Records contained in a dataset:

● ● ● ●

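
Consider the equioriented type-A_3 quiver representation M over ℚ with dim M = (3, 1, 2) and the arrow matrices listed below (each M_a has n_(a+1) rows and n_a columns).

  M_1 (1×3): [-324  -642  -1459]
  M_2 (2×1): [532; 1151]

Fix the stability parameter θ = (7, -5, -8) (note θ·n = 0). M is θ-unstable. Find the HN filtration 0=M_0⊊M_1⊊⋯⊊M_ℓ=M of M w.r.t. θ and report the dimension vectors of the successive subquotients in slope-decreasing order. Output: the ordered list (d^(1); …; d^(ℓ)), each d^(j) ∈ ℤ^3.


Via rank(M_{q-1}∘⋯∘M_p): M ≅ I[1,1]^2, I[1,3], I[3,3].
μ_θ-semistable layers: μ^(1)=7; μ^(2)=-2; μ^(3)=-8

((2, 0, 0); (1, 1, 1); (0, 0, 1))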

● ● ● ●

§ AIM OF THE TASK
The data must be printed verbatim, line by line.

§ TASK RESPONSE
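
Consider the equioriented type-A_3 quiver representation M over ℚ with dim M = (3, 1, 2) and the arrow matrices listed below (each M_a has n_(a+1) rows and n_a columns).

  M_1 (1×3): [-324  -642  -1459]
  M_2 (2×1): [532; 1151]

Fix the stability parameter θ = (7, -5, -8) (note θ·n = 0). M is θ-unstable. Find the HN filtration 0=M_0⊊M_1⊊⋯⊊M_ℓ=M of M w.r.t. θ and report the dimension vectors of the successive subquotients in slope-decreasing order. Output: the ordered list (d^(1); …; d^(ℓ)), each d^(j) ∈ ℤ^3.


Via rank(M_{q-1}∘⋯∘M_p): M ≅ I[1,1]^2, I[1,3], I[3,3].
μ_θ-semistable layers: μ^(1)=7; μ^(2)=-2; μ^(3)=-8

((2, 0, 0); (1, 1, 1); (0, 0, 1))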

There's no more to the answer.